[Start of Attachment]
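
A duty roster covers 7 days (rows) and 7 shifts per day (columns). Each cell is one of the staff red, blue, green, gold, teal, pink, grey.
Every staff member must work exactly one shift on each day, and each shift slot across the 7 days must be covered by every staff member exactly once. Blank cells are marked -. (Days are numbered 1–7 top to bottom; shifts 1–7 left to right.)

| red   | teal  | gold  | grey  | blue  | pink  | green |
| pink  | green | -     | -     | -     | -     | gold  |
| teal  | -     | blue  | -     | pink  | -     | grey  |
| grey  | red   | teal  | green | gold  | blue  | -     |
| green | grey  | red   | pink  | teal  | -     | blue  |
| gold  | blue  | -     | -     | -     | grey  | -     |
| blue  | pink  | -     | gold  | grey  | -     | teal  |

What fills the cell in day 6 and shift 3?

Day 2, shift 3: day 2 has {green, gold, pink} and shift 3 has {red, blue, gold, teal}, leaving only grey.
Day 2, shift 5: day 2 has {green, gold, pink, grey} and shift 5 has {blue, gold, teal, pink, grey}, leaving only red.
Day 2, shift 6: day 2 has {red, green, gold, pink, grey} and shift 6 has {blue, pink, grey}, leaving only teal.
Day 2, shift 4: day 2 has {red, green, gold, teal, pink, grey} and shift 4 has {green, gold, pink, grey}, leaving only blue.
Day 3, shift 2: day 3 has {blue, teal, pink, grey} and shift 2 has {red, blue, green, teal, pink, grey}, leaving only gold.
Day 3, shift 4: day 3 has {blue, gold, teal, pink, grey} and shift 4 has {blue, green, gold, pink, grey}, leaving only red.
Day 3, shift 6: day 3 has {red, blue, gold, teal, pink, grey} and shift 6 has {blue, teal, pink, grey}, leaving only green.
Day 4, shift 7: day 4 has {red, blue, green, gold, teal, grey} and shift 7 has {blue, green, gold, teal, grey}, leaving only pink.
Day 5, shift 6: day 5 has {red, blue, green, teal, pink, grey} and shift 6 has {blue, green, teal, pink, grey}, leaving only gold.
Day 6, shift 4: day 6 has {blue, gold, grey} and shift 4 has {red, blue, green, gold, pink, grey}, leaving only teal.
Day 6, shift 5: day 6 has {blue, gold, teal, grey} and shift 5 has {red, blue, gold, teal, pink, grey}, leaving only green.
Day 6 already has {blue, green, gold, teal, grey} and shift 3 already has {red, blue, gold, teal, grey}, so day 6, shift 3 must be pink.

pink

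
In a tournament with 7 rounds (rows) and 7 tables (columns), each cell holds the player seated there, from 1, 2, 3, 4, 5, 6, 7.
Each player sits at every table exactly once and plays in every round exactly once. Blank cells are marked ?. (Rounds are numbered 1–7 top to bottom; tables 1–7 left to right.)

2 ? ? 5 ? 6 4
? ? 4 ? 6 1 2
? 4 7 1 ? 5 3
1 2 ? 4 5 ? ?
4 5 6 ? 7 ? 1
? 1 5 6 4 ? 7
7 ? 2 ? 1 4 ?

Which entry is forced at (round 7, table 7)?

5

Round 1, table 5: round 1 has {2, 4, 5, 6} and table 5 has {1, 4, 5, 6, 7}, leaving only 3.
Round 1, table 2: round 1 has {2, 3, 4, 5, 6} and table 2 has {1, 2, 4, 5}, leaving only 7.
Round 1, table 3: round 1 has {2, 3, 4, 5, 6, 7} and table 3 has {2, 4, 5, 6, 7}, leaving only 1.
Round 2, table 2: round 2 has {1, 2, 4, 6} and table 2 has {1, 2, 4, 5, 7}, leaving only 3.
Round 2, table 1: round 2 has {1, 2, 3, 4, 6} and table 1 has {1, 2, 4, 7}, leaving only 5.
Round 2, table 4: round 2 has {1, 2, 3, 4, 5, 6} and table 4 has {1, 4, 5, 6}, leaving only 7.
Round 3, table 1: round 3 has {1, 3, 4, 5, 7} and table 1 has {1, 2, 4, 5, 7}, leaving only 6.
Round 3, table 5: round 3 has {1, 3, 4, 5, 6, 7} and table 5 has {1, 3, 4, 5, 6, 7}, leaving only 2.
Round 4, table 3: round 4 has {1, 2, 4, 5} and table 3 has {1, 2, 4, 5, 6, 7}, leaving only 3.
Round 4, table 6: round 4 has {1, 2, 3, 4, 5} and table 6 has {1, 4, 5, 6}, leaving only 7.
Round 4, table 7: round 4 has {1, 2, 3, 4, 5, 7} and table 7 has {1, 2, 3, 4, 7}, leaving only 6.
Round 7 already has {1, 2, 4, 7} and table 7 already has {1, 2, 3, 4, 6, 7}, so round 7, table 7 must be 5.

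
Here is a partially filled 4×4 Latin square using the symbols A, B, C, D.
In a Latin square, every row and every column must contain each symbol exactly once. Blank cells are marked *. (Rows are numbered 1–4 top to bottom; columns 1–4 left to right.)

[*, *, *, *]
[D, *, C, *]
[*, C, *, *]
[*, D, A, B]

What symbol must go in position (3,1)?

Row 2, column 4: row 2 has {C, D} and column 4 has {B}, leaving only A.
Row 2, column 2: row 2 has {A, C, D} and column 2 has {C, D}, leaving only B.
Row 1, column 2: row 1 has {} and column 2 has {B, C, D}, leaving only A.
Row 3, column 4: row 3 has {C} and column 4 has {A, B}, leaving only D.
Row 1, column 4: row 1 has {A} and column 4 has {A, B, D}, leaving only C.
Row 1, column 1: row 1 has {A, C} and column 1 has {D}, leaving only B.
Row 3 already has {C, D} and column 1 already has {B, D}, so row 3, column 1 must be A.

A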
[End of Attachment]
EXERCISE REQUIREMENTS —
Could you reproduce every record exactly as it appears?

ANSWER AREA —
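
A duty roster covers 7 days (rows) and 7 shifts per day (columns). Each cell is one of the staff red, blue, green, gold, teal, pink, grey.
Every staff member must work exactly one shift on each day, and each shift slot across the 7 days must be covered by every staff member exactly once. Blank cells are marked -. (Days are numbered 1–7 top to bottom; shifts 1–7 left to right.)

| red   | teal  | gold  | grey  | blue  | pink  | green |
| pink  | green | -     | -     | -     | -     | gold  |
| teal  | -     | blue  | -     | pink  | -     | grey  |
| grey  | red   | teal  | green | gold  | blue  | -     |
| green | grey  | red   | pink  | teal  | -     | blue  |
| gold  | blue  | -     | -     | -     | grey  | -     |
| blue  | pink  | -     | gold  | grey  | -     | teal  |

What fills the cell in day 6 and shift 3?

Day 2, shift 3: day 2 has {green, gold, pink} and shift 3 has {red, blue, gold, teal}, leaving only grey.
Day 2, shift 5: day 2 has {green, gold, pink, grey} and shift 5 has {blue, gold, teal, pink, grey}, leaving only red.
Day 2, shift 6: day 2 has {red, green, gold, pink, grey} and shift 6 has {blue, pink, grey}, leaving only teal.
Day 2, shift 4: day 2 has {red, green, gold, teal, pink, grey} and shift 4 has {green, gold, pink, grey}, leaving only blue.
Day 3, shift 2: day 3 has {blue, teal, pink, grey} and shift 2 has {red, blue, green, teal, pink, grey}, leaving only gold.
Day 3, shift 4: day 3 has {blue, gold, teal, pink, grey} and shift 4 has {blue, green, gold, pink, grey}, leaving only red.
Day 3, shift 6: day 3 has {red, blue, gold, teal, pink, grey} and shift 6 has {blue, teal, pink, grey}, leaving only green.
Day 4, shift 7: day 4 has {red, blue, green, gold, teal, grey} and shift 7 has {blue, green, gold, teal, grey}, leaving only pink.
Day 5, shift 6: day 5 has {red, blue, green, teal, pink, grey} and shift 6 has {blue, green, teal, pink, grey}, leaving only gold.
Day 6, shift 4: day 6 has {blue, gold, grey} and shift 4 has {red, blue, green, gold, pink, grey}, leaving only teal.
Day 6, shift 5: day 6 has {blue, gold, teal, grey} and shift 5 has {red, blue, gold, teal, pink, grey}, leaving only green.
Day 6 already has {blue, green, gold, teal, grey} and shift 3 already has {red, blue, gold, teal, grey}, so day 6, shift 3 must be pink.

pink

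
In a tournament with 7 rounds (rows) and 7 tables (columns), each cell holds the player seated there, from 1, 2, 3, 4, 5, 6, 7.
Each player sits at every table exactly once and plays in every round exactly once. Blank cells are marked ?. (Rounds are numbered 1–7 top to bottom; tables 1–7 left to right.)

2 ? ? 5 ? 6 4
? ? 4 ? 6 1 2
? 4 7 1 ? 5 3
1 2 ? 4 5 ? ?
4 5 6 ? 7 ? 1
? 1 5 6 4 ? 7
7 ? 2 ? 1 4 ?

Which entry is forced at (round 7, table 7)?

5

Round 1, table 5: round 1 has {2, 4, 5, 6} and table 5 has {1, 4, 5, 6, 7}, leaving only 3.
Round 1, table 2: round 1 has {2, 3, 4, 5, 6} and table 2 has {1, 2, 4, 5}, leaving only 7.
Round 1, table 3: round 1 has {2, 3, 4, 5, 6, 7} and table 3 has {2, 4, 5, 6, 7}, leaving only 1.
Round 2, table 2: round 2 has {1, 2, 4, 6} and table 2 has {1, 2, 4, 5, 7}, leaving only 3.
Round 2, table 1: round 2 has {1, 2, 3, 4, 6} and table 1 has {1, 2, 4, 7}, leaving only 5.
Round 2, table 4: round 2 has {1, 2, 3, 4, 5, 6} and table 4 has {1, 4, 5, 6}, leaving only 7.
Round 3, table 1: round 3 has {1, 3, 4, 5, 7} and table 1 has {1, 2, 4, 5, 7}, leaving only 6.
Round 3, table 5: round 3 has {1, 3, 4, 5, 6, 7} and table 5 has {1, 3, 4, 5, 6, 7}, leaving only 2.
Round 4, table 3: round 4 has {1, 2, 4, 5} and table 3 has {1, 2, 4, 5, 6, 7}, leaving only 3.
Round 4, table 6: round 4 has {1, 2, 3, 4, 5} and table 6 has {1, 4, 5, 6}, leaving only 7.
Round 4, table 7: round 4 has {1, 2, 3, 4, 5, 7} and table 7 has {1, 2, 3, 4, 7}, leaving only 6.
Round 7 already has {1, 2, 4, 7} and table 7 already has {1, 2, 3, 4, 6, 7}, so round 7, table 7 must be 5.

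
Here is a partially filled 4×4 Latin square using the symbols A, B, C, D.
In a Latin square, every row and every column must contain each symbol exactly once. Blank cells are marked *. (Rows are numbered 1–4 top to bottom; columns 1–4 left to right.)

[*, *, *, *]
[D, *, C, *]
[*, C, *, *]
[*, D, A, B]

What symbol must go in position (3,1)?

Row 2, column 4: row 2 has {C, D} and column 4 has {B}, leaving only A.
Row 2, column 2: row 2 has {A, C, D} and column 2 has {C, D}, leaving only B.
Row 1, column 2: row 1 has {} and column 2 has {B, C, D}, leaving only A.
Row 3, column 4: row 3 has {C} and column 4 has {A, B}, leaving only D.
Row 1, column 4: row 1 has {A} and column 4 has {A, B, D}, leaving only C.
Row 1, column 1: row 1 has {A, C} and column 1 has {D}, leaving only B.
Row 3 already has {C, D} and column 1 already has {B, D}, so row 3, column 1 must be A.

A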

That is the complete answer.